▶ **WHAT TO PRODUCE**:
Each line below that holds the word "append" counts once; state the total number of such lines and nothing else.

▶ **DATA FOR ANALYSIS**:
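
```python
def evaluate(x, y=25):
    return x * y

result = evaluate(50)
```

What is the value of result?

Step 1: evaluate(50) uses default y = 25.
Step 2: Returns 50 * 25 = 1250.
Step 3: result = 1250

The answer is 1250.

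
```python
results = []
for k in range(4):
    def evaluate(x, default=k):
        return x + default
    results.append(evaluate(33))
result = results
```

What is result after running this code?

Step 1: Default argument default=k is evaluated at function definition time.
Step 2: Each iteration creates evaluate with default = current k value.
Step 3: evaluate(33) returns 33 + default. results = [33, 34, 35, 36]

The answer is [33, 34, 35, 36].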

...

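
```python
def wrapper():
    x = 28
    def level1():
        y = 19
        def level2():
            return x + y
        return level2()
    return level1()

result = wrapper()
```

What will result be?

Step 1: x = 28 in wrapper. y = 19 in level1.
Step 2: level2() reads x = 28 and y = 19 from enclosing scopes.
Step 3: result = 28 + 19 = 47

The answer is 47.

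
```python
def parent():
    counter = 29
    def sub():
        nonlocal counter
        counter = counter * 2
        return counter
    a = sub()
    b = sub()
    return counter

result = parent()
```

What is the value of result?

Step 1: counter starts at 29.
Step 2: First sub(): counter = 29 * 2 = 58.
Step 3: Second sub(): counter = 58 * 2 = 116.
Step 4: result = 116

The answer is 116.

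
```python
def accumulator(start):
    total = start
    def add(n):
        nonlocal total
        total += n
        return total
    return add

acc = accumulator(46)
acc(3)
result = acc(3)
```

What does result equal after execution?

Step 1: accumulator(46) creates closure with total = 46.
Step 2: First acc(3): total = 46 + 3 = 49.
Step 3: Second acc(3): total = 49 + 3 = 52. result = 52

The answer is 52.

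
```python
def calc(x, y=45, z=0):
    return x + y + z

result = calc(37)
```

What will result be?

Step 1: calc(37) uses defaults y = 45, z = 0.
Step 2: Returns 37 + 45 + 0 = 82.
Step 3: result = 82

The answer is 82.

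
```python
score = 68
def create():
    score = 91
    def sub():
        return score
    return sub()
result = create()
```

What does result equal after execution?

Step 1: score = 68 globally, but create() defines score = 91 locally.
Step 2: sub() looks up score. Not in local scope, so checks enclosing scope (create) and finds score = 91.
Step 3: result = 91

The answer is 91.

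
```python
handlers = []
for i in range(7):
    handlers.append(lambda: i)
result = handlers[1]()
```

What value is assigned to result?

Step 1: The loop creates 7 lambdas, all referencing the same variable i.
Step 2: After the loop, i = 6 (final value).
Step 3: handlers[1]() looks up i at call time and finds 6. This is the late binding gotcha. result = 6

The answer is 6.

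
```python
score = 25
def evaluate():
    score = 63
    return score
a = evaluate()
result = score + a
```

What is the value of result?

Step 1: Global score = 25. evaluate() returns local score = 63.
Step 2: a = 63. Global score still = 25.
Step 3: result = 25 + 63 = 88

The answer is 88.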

▶ **ANSWER BOX**:
2